[EXCERPTED RECORDS — start]
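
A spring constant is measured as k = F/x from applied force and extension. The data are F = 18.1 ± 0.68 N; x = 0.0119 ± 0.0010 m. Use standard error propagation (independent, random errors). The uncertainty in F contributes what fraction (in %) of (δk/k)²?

16.7%

(δk/k)² = (1·δF/F)² + (-1·δx/x)²
  F term: (1×0.0376)² = 0.00141
  x term: (-1×0.0840)² = 0.00706
Total = 0.00847. Share from F = 0.00141/0.00847 = 0.167.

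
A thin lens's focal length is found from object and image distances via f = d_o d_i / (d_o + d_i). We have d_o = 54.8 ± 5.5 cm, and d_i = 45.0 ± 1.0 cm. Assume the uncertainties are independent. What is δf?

∂f/∂d_o = (d_i/(d_o+d_i))² = 0.203;  ∂f/∂d_i = (d_o/(d_o+d_i))² = 0.302
δf = √((∂f/∂d_o · δd_o)² + (∂f/∂d_i · δd_i)²) = √(1.25 + 0.0909) = 1.16 cm

1.16 cm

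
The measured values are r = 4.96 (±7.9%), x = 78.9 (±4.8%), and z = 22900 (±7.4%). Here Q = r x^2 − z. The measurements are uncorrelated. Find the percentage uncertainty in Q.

52.6%

Let p = r·x^2 = 30900. δp/p = √((1·δr/r)² + (2·δx/x)²) = √(0.00624 + 0.00922) = 0.124, so δp = 3840.
Q = p − z: δQ = √(δp² + δz²) = √(1.47e+07 + 2.87e+06) = 4200
Q = 7980, so δQ/Q = 4200/7980 = 0.526.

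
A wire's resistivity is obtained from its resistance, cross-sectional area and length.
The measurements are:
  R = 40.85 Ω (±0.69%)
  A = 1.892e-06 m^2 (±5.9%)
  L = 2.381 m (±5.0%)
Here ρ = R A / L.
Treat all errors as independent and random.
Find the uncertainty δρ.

Relative error in a monomial: (δρ/ρ)² = Σ (nᵢ · δxᵢ/xᵢ)².
  (1·δR/R)² = (1×0.00690)² = 4.76e-05;  (1·δA/A)² = (1×0.0590)² = 0.00348;  (-1·δL/L)² = (-1×0.0500)² = 0.00250
δρ/ρ = √(0.00603) = 0.0776
ρ = 3.246e-05 Ω·m, so δρ = 0.0776 × 3.246e-05 = 2.52e-06 Ω·m.

2.52e-06 Ω·m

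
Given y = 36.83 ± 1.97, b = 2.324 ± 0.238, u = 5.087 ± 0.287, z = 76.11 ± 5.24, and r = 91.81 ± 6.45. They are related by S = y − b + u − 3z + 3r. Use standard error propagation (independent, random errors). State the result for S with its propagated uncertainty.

86.69 ± 25.0

Each term contributes (cᵢ δxᵢ)² to (δS)²:
  (δy)² = 3.88;  (δb)² = 0.0566;  (δu)² = 0.0824;  (3·δz)² = 247;  (3·δr)² = 374
δS = √(626) = 25.0
S = 86.69.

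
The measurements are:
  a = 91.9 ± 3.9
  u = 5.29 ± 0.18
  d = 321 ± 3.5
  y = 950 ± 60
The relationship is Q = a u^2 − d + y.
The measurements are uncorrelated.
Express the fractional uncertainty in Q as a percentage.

6.71%

Let p = a·u^2 = 2570. δp/p = √((1·δa/a)² + (2·δu/u)²) = √(0.00180 + 0.00463) = 0.0802, so δp = 206.
Q = p − d + y: δQ = √(δp² + δd² + δy²) = √(42500 + 12.2 + 3600) = 215
Q = 3200, so δQ/Q = 215/3200 = 0.0671.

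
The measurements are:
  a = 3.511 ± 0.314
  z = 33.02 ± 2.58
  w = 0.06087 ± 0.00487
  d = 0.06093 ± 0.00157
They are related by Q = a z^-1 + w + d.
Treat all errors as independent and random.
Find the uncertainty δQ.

Let p = a·z^-1 = 0.1063. δp/p = √((1·δa/a)² + (-1·δz/z)²) = √(0.00800 + 0.00610) = 0.119, so δp = 0.0126.
Q = p + w + d: δQ = √(δp² + δw² + δd²) = √(0.000159 + 2.37e-05 + 2.46e-06) = 0.0136

0.0136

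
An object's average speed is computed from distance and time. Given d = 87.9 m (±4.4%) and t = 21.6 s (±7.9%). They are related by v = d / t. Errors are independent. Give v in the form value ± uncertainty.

4.07 ± 0.368 m/s

Since v is a product/quotient, work with relative uncertainties:
  (1·δd/d)² = (1×0.0440)² = 0.00194;  (-1·δt/t)² = (-1×0.0790)² = 0.00624
δv/v = √(0.00818) = 0.0904
v = 4.07 m/s, so δv = 0.0904 × 4.07 = 0.368 m/s.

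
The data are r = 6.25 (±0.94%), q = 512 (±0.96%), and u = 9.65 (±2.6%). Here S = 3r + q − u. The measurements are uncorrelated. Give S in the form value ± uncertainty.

521 ± 4.92

Absolute uncertainties add in quadrature for a linear combination:
  (3·δr)² = 0.0311;  (δq)² = 24.2;  (δu)² = 0.0630
δS = √(24.3) = 4.92
S = 521.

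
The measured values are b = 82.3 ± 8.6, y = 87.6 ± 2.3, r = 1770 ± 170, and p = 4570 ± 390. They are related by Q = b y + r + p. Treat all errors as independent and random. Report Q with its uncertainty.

13500 ± 886

Let w = b·y = 7210. δw/w = √((1·δb/b)² + (1·δy/y)²) = √(0.0109 + 0.000689) = 0.108, so δw = 777.
Q = w + r + p: δQ = √(δw² + δr² + δp²) = √(6.03e+05 + 28900 + 1.52e+05) = 886
Q = 13500.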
[EXCERPTED RECORDS — finish]
● **DESCRIPTION OF THE TASK**
Copy the full listing word for word.

● **WRITTEN SOLUTION**
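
A spring constant is measured as k = F/x from applied force and extension. The data are F = 18.1 ± 0.68 N; x = 0.0119 ± 0.0010 m. Use standard error propagation (independent, random errors). The uncertainty in F contributes what fraction (in %) of (δk/k)²?

16.7%

(δk/k)² = (1·δF/F)² + (-1·δx/x)²
  F term: (1×0.0376)² = 0.00141
  x term: (-1×0.0840)² = 0.00706
Total = 0.00847. Share from F = 0.00141/0.00847 = 0.167.

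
A thin lens's focal length is found from object and image distances via f = d_o d_i / (d_o + d_i). We have d_o = 54.8 ± 5.5 cm, and d_i = 45.0 ± 1.0 cm. Assume the uncertainties are independent. What is δf?

∂f/∂d_o = (d_i/(d_o+d_i))² = 0.203;  ∂f/∂d_i = (d_o/(d_o+d_i))² = 0.302
δf = √((∂f/∂d_o · δd_o)² + (∂f/∂d_i · δd_i)²) = √(1.25 + 0.0909) = 1.16 cm

1.16 cm

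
The measured values are r = 4.96 (±7.9%), x = 78.9 (±4.8%), and z = 22900 (±7.4%). Here Q = r x^2 − z. The measurements are uncorrelated. Find the percentage uncertainty in Q.

52.6%

Let p = r·x^2 = 30900. δp/p = √((1·δr/r)² + (2·δx/x)²) = √(0.00624 + 0.00922) = 0.124, so δp = 3840.
Q = p − z: δQ = √(δp² + δz²) = √(1.47e+07 + 2.87e+06) = 4200
Q = 7980, so δQ/Q = 4200/7980 = 0.526.

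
A wire's resistivity is obtained from its resistance, cross-sectional area and length.
The measurements are:
  R = 40.85 Ω (±0.69%)
  A = 1.892e-06 m^2 (±5.9%)
  L = 2.381 m (±5.0%)
Here ρ = R A / L.
Treat all errors as independent and random.
Find the uncertainty δρ.

Relative error in a monomial: (δρ/ρ)² = Σ (nᵢ · δxᵢ/xᵢ)².
  (1·δR/R)² = (1×0.00690)² = 4.76e-05;  (1·δA/A)² = (1×0.0590)² = 0.00348;  (-1·δL/L)² = (-1×0.0500)² = 0.00250
δρ/ρ = √(0.00603) = 0.0776
ρ = 3.246e-05 Ω·m, so δρ = 0.0776 × 3.246e-05 = 2.52e-06 Ω·m.

2.52e-06 Ω·m

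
Given y = 36.83 ± 1.97, b = 2.324 ± 0.238, u = 5.087 ± 0.287, z = 76.11 ± 5.24, and r = 91.81 ± 6.45. They are related by S = y − b + u − 3z + 3r. Use standard error propagation (independent, random errors). State the result for S with its propagated uncertainty.

86.69 ± 25.0

Each term contributes (cᵢ δxᵢ)² to (δS)²:
  (δy)² = 3.88;  (δb)² = 0.0566;  (δu)² = 0.0824;  (3·δz)² = 247;  (3·δr)² = 374
δS = √(626) = 25.0
S = 86.69.

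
The measurements are:
  a = 91.9 ± 3.9
  u = 5.29 ± 0.18
  d = 321 ± 3.5
  y = 950 ± 60
The relationship is Q = a u^2 − d + y.
The measurements are uncorrelated.
Express the fractional uncertainty in Q as a percentage.

6.71%

Let p = a·u^2 = 2570. δp/p = √((1·δa/a)² + (2·δu/u)²) = √(0.00180 + 0.00463) = 0.0802, so δp = 206.
Q = p − d + y: δQ = √(δp² + δd² + δy²) = √(42500 + 12.2 + 3600) = 215
Q = 3200, so δQ/Q = 215/3200 = 0.0671.

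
The measurements are:
  a = 3.511 ± 0.314
  z = 33.02 ± 2.58
  w = 0.06087 ± 0.00487
  d = 0.06093 ± 0.00157
They are related by Q = a z^-1 + w + d.
Treat all errors as independent and random.
Find the uncertainty δQ.

Let p = a·z^-1 = 0.1063. δp/p = √((1·δa/a)² + (-1·δz/z)²) = √(0.00800 + 0.00610) = 0.119, so δp = 0.0126.
Q = p + w + d: δQ = √(δp² + δw² + δd²) = √(0.000159 + 2.37e-05 + 2.46e-06) = 0.0136

0.0136

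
An object's average speed is computed from distance and time. Given d = 87.9 m (±4.4%) and t = 21.6 s (±7.9%). They are related by v = d / t. Errors are independent. Give v in the form value ± uncertainty.

4.07 ± 0.368 m/s

Since v is a product/quotient, work with relative uncertainties:
  (1·δd/d)² = (1×0.0440)² = 0.00194;  (-1·δt/t)² = (-1×0.0790)² = 0.00624
δv/v = √(0.00818) = 0.0904
v = 4.07 m/s, so δv = 0.0904 × 4.07 = 0.368 m/s.

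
The data are r = 6.25 (±0.94%), q = 512 (±0.96%), and u = 9.65 (±2.6%). Here S = 3r + q − u. The measurements are uncorrelated. Give S in the form value ± uncertainty.

521 ± 4.92

Absolute uncertainties add in quadrature for a linear combination:
  (3·δr)² = 0.0311;  (δq)² = 24.2;  (δu)² = 0.0630
δS = √(24.3) = 4.92
S = 521.

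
The measured values are b = 82.3 ± 8.6, y = 87.6 ± 2.3, r = 1770 ± 170, and p = 4570 ± 390. They are related by Q = b y + r + p. Treat all errors as independent and random. Report Q with its uncertainty.

13500 ± 886

Let w = b·y = 7210. δw/w = √((1·δb/b)² + (1·δy/y)²) = √(0.0109 + 0.000689) = 0.108, so δw = 777.
Q = w + r + p: δQ = √(δw² + δr² + δp²) = √(6.03e+05 + 28900 + 1.52e+05) = 886
Q = 13500.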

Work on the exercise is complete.